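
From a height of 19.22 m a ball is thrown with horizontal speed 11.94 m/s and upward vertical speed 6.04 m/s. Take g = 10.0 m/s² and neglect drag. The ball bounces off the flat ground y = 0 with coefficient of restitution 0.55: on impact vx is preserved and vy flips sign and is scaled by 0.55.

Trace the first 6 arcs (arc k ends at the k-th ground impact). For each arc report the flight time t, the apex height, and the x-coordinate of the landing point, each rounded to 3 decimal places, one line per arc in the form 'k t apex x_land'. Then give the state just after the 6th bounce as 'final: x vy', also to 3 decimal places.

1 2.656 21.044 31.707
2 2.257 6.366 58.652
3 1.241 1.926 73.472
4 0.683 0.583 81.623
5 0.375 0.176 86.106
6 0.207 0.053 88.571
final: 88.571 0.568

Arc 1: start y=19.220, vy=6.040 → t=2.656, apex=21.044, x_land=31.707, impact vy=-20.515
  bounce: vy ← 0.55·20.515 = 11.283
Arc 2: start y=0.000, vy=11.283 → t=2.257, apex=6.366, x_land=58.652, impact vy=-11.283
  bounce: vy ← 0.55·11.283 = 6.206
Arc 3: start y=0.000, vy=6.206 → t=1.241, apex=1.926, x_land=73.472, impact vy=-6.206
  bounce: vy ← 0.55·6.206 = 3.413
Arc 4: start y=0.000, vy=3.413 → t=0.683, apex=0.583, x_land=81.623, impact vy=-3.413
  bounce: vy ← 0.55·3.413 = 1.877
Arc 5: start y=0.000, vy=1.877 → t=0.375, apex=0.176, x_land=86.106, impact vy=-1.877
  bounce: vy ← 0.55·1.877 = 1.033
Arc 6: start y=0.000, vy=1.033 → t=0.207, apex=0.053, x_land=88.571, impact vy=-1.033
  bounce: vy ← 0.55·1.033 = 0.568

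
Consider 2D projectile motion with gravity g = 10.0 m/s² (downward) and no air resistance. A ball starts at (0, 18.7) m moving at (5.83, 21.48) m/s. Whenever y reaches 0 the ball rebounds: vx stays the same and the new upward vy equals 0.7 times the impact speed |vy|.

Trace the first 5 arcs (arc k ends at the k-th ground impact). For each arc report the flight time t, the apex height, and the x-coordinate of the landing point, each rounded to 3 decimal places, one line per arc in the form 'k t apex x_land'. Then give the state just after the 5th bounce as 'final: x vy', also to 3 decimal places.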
==============================
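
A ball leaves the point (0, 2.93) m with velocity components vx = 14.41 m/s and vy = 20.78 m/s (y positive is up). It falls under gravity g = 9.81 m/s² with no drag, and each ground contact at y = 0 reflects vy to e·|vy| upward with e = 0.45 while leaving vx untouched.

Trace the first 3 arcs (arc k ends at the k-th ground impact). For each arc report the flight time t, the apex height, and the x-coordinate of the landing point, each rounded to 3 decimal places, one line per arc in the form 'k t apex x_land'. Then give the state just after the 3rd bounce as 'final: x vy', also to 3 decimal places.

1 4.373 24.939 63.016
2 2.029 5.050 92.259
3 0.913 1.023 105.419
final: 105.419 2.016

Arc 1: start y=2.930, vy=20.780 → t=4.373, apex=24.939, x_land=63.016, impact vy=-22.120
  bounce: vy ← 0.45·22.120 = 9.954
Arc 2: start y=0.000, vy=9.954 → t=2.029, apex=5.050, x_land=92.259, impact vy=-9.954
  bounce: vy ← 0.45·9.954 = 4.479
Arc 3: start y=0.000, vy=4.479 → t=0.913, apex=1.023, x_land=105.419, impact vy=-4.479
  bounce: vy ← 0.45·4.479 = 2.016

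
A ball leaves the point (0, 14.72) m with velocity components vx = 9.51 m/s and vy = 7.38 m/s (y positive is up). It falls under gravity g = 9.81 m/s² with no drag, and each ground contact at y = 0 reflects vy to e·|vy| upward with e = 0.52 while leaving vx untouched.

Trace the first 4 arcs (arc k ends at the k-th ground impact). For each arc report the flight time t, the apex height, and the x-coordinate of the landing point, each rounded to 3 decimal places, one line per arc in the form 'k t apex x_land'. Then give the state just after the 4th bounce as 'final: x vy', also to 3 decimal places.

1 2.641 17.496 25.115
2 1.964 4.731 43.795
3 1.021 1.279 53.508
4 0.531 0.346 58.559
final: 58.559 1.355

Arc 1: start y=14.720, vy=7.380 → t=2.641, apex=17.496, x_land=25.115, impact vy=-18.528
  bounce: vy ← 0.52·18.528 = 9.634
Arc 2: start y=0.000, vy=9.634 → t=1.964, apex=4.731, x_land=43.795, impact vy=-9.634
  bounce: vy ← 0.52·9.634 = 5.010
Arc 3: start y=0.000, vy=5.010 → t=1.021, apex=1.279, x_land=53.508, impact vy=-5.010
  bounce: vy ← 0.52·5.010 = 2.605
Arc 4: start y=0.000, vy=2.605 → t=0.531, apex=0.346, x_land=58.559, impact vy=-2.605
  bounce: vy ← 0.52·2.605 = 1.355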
==============================
Retype exactly the lines of the data above that fall between the line with "Trace the first 3" and the line with "A ball leaves the point (0, 14.72)", inclusive, and add nothing.

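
Trace the first 3 arcs (arc k ends at the k-th ground impact). For each arc report the flight time t, the apex height, and the x-coordinate of the landing point, each rounded to 3 decimal places, one line per arc in the form 'k t apex x_land'. Then give the state just after the 3rd bounce as 'final: x vy', also to 3 decimal places.

1 4.373 24.939 63.016
2 2.029 5.050 92.259
3 0.913 1.023 105.419
final: 105.419 2.016

Arc 1: start y=2.930, vy=20.780 → t=4.373, apex=24.939, x_land=63.016, impact vy=-22.120
  bounce: vy ← 0.45·22.120 = 9.954
Arc 2: start y=0.000, vy=9.954 → t=2.029, apex=5.050, x_land=92.259, impact vy=-9.954
  bounce: vy ← 0.45·9.954 = 4.479
Arc 3: start y=0.000, vy=4.479 → t=0.913, apex=1.023, x_land=105.419, impact vy=-4.479
  bounce: vy ← 0.45·4.479 = 2.016

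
A ball leaves the point (0, 14.72) m with velocity components vx = 9.51 m/s and vy = 7.38 m/s (y positive is up). It falls under gravity g = 9.81 m/s² with no drag, and each ground contact at y = 0 reflects vy to e·|vy| upward with e = 0.52 while leaving vx untouched.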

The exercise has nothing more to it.